== What is needed ==
The records below must be reproduced in full and without error.

== Dataset records ==
***

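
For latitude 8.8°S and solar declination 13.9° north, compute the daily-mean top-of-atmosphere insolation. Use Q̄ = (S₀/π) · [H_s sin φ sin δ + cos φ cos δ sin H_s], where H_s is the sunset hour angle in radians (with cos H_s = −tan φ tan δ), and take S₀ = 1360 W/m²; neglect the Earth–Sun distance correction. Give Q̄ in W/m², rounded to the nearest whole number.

391 W/m²

cos H_s = −tan(-8.8°) · tan(13.9°) = 0.0383, so H_s = arccos(0.0383) = 87.81°. In radians, H_s = 1.5326.
H_s sin φ sin δ = 1.5326 × -0.1530 × 0.2402 = -0.0563.
cos φ cos δ sin H_s = 0.9882 × 0.9707 × 0.9993 = 0.9586.
Q̄ = (1360/π) × (-0.0563 + 0.9586) = 432.90 × 0.9023 = 390.61 W/m².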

***

== Solution to this exercise ==
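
For latitude 8.8°S and solar declination 13.9° north, compute the daily-mean top-of-atmosphere insolation. Use Q̄ = (S₀/π) · [H_s sin φ sin δ + cos φ cos δ sin H_s], where H_s is the sunset hour angle in radians (with cos H_s = −tan φ tan δ), and take S₀ = 1360 W/m²; neglect the Earth–Sun distance correction. Give Q̄ in W/m², rounded to the nearest whole number.

391 W/m²

cos H_s = −tan(-8.8°) · tan(13.9°) = 0.0383, so H_s = arccos(0.0383) = 87.81°. In radians, H_s = 1.5326.
H_s sin φ sin δ = 1.5326 × -0.1530 × 0.2402 = -0.0563.
cos φ cos δ sin H_s = 0.9882 × 0.9707 × 0.9993 = 0.9586.
Q̄ = (1360/π) × (-0.0563 + 0.9586) = 432.90 × 0.9023 = 390.61 W/m².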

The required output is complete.